• Task item: Start to finish, repeat the records exactly.

- - - - -

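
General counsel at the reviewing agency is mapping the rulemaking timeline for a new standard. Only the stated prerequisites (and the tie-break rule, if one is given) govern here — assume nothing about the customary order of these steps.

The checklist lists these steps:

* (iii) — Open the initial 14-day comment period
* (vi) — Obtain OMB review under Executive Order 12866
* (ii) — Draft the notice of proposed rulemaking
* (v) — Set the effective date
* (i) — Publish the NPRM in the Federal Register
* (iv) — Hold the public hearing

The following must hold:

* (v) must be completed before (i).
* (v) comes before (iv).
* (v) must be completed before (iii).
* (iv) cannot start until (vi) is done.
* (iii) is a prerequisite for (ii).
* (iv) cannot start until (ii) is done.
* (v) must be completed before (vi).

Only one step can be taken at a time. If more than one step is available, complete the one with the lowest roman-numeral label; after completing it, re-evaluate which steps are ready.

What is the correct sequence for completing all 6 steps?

Only (v) has no prerequisites, so it is first.
Ready: (i), (iii) and (vi). (i) has the earlier label → (i).
Ready: (iii) and (vi). (iii) has the earlier label → (iii).
(ii) now also ready, so the ready set is {(ii), (vi)}; (ii) has the earlier label → (ii).
Next only (vi) has its prerequisites met → (vi).
(iv) needed (ii), (v) and (vi), now all done → (iv).

(v) (i) (iii) (ii) (vi) (iv)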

- - - - -

• Completed task:
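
General counsel at the reviewing agency is mapping the rulemaking timeline for a new standard. Only the stated prerequisites (and the tie-break rule, if one is given) govern here — assume nothing about the customary order of these steps.

The checklist lists these steps:

* (iii) — Open the initial 14-day comment period
* (vi) — Obtain OMB review under Executive Order 12866
* (ii) — Draft the notice of proposed rulemaking
* (v) — Set the effective date
* (i) — Publish the NPRM in the Federal Register
* (iv) — Hold the public hearing

The following must hold:

* (v) must be completed before (i).
* (v) comes before (iv).
* (v) must be completed before (iii).
* (iv) cannot start until (vi) is done.
* (iii) is a prerequisite for (ii).
* (iv) cannot start until (ii) is done.
* (v) must be completed before (vi).

Only one step can be taken at a time. If more than one step is available, complete the one with the lowest roman-numeral label; after completing it, re-evaluate which steps are ready.

What is the correct sequence for completing all 6 steps?

Only (v) has no prerequisites, so it is first.
Ready: (i), (iii) and (vi). (i) has the earlier label → (i).
Ready: (iii) and (vi). (iii) has the earlier label → (iii).
(ii) now also ready, so the ready set is {(ii), (vi)}; (ii) has the earlier label → (ii).
Next only (vi) has its prerequisites met → (vi).
(iv) needed (ii), (v) and (vi), now all done → (iv).

(v) (i) (iii) (ii) (vi) (iv)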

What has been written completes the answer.